#### What you should do:
Scan the material for the word "Define" and return every matching line.
*** Source information ***
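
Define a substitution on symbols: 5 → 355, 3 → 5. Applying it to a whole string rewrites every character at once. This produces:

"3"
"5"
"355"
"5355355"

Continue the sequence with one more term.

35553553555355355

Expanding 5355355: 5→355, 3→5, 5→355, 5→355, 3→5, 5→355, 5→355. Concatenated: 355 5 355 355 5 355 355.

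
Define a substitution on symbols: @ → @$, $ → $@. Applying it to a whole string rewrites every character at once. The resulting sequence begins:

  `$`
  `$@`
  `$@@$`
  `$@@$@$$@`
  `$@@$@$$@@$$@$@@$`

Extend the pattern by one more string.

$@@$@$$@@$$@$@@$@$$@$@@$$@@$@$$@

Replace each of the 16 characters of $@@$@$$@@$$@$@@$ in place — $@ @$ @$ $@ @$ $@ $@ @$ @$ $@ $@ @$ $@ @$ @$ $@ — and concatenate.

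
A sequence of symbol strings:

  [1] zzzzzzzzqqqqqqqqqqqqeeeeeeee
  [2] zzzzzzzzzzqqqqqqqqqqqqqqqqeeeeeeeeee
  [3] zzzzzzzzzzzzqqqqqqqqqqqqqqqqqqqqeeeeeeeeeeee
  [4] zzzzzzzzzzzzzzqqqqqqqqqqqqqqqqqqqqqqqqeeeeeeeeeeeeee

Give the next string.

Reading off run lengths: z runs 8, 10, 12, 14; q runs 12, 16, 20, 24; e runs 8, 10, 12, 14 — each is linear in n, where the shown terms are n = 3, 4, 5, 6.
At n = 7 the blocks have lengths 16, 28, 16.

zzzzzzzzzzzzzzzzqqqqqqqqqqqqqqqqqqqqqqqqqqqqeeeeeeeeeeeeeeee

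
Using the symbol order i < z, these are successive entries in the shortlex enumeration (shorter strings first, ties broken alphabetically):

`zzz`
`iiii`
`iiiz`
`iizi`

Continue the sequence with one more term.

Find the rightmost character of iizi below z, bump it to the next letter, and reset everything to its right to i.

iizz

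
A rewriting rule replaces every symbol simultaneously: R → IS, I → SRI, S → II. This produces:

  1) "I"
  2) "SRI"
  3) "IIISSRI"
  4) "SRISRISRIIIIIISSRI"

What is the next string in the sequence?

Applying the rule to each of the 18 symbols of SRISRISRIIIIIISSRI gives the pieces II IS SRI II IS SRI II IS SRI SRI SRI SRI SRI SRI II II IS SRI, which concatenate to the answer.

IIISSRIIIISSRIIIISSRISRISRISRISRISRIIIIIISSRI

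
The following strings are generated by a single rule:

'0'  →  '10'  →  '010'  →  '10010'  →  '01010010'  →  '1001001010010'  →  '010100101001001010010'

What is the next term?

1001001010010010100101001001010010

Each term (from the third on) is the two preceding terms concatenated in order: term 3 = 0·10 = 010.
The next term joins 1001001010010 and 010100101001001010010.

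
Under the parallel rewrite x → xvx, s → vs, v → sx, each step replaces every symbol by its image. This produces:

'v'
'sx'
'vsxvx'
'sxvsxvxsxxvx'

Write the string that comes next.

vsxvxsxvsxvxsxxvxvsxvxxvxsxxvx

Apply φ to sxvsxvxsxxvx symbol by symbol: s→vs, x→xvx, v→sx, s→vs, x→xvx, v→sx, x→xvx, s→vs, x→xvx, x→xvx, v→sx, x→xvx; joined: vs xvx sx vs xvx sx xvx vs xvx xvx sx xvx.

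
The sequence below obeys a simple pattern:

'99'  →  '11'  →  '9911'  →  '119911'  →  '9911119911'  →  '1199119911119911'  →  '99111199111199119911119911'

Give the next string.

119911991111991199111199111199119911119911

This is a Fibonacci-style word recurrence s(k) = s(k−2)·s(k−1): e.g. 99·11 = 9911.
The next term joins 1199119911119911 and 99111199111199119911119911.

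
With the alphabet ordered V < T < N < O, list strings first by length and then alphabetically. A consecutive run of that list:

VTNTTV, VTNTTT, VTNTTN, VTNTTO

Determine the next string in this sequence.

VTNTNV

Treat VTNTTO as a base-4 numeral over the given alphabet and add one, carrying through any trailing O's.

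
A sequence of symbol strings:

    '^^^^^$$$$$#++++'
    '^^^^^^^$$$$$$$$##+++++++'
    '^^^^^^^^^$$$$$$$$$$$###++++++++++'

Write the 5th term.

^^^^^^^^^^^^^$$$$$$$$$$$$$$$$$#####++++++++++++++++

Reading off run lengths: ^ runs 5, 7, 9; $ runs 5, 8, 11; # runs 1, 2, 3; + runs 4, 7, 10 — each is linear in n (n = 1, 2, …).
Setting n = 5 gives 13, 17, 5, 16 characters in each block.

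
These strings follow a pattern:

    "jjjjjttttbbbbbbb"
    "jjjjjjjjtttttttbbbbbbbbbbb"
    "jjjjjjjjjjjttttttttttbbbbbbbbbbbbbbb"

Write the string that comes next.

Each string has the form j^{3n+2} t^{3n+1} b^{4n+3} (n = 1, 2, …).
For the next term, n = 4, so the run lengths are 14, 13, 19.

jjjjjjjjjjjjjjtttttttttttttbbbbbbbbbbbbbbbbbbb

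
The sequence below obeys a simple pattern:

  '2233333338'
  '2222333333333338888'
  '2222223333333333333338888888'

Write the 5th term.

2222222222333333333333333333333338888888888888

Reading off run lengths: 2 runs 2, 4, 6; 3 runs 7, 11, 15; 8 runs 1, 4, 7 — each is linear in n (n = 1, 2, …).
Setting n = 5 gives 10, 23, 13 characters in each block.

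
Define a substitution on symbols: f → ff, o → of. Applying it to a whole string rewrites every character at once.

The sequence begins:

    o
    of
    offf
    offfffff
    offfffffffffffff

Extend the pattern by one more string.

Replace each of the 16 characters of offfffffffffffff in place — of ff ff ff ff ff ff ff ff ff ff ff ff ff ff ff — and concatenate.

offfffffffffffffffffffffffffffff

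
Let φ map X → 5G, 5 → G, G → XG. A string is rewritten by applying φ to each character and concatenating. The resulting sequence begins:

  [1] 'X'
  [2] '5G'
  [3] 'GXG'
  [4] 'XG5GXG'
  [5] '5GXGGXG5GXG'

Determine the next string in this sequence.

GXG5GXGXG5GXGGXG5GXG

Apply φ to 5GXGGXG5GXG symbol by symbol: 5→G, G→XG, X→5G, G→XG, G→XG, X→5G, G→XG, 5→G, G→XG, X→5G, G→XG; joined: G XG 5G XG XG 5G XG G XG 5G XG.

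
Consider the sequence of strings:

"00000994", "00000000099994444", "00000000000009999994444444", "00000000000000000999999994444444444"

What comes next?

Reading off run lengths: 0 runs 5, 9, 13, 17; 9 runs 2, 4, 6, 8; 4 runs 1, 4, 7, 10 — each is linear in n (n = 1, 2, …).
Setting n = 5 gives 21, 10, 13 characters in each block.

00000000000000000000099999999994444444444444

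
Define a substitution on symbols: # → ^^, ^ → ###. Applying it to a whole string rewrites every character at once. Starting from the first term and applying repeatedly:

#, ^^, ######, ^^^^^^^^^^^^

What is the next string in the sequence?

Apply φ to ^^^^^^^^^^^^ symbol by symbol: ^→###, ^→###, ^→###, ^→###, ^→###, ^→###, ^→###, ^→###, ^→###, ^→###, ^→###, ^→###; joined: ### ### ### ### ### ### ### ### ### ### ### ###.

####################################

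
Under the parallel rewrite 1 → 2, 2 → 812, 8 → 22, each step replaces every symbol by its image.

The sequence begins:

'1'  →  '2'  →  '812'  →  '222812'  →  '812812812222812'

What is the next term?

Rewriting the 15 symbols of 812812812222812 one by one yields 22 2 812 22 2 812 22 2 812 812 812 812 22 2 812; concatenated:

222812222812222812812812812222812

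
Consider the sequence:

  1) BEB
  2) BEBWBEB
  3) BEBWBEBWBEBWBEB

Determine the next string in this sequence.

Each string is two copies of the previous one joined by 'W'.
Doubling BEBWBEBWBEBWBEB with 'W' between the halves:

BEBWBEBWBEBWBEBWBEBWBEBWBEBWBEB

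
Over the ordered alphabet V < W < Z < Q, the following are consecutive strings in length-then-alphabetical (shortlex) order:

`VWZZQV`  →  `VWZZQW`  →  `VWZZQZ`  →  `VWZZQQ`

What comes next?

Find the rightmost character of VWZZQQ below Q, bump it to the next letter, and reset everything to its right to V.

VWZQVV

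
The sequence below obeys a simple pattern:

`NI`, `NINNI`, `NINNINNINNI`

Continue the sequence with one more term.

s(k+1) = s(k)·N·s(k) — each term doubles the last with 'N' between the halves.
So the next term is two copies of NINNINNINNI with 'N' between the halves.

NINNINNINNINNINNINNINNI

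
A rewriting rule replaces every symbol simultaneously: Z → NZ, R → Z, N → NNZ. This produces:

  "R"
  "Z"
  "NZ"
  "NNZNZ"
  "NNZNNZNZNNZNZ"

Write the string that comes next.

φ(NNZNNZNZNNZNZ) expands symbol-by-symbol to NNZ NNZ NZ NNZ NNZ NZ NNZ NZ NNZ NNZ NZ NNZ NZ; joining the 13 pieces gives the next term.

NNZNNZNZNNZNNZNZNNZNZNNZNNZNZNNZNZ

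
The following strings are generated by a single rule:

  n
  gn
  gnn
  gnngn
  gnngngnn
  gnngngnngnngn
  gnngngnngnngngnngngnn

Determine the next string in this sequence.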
*** End of Source information ***
#### Exercise answer:
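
Define a substitution on symbols: 5 → 355, 3 → 5. Applying it to a whole string rewrites every character at once. This produces:
Define a substitution on symbols: @ → @$, $ → $@. Applying it to a whole string rewrites every character at once. The resulting sequence begins:
Define a substitution on symbols: f → ff, o → of. Applying it to a whole string rewrites every character at once.
Define a substitution on symbols: # → ^^, ^ → ###. Applying it to a whole string rewrites every character at once. Starting from the first term and applying repeatedly: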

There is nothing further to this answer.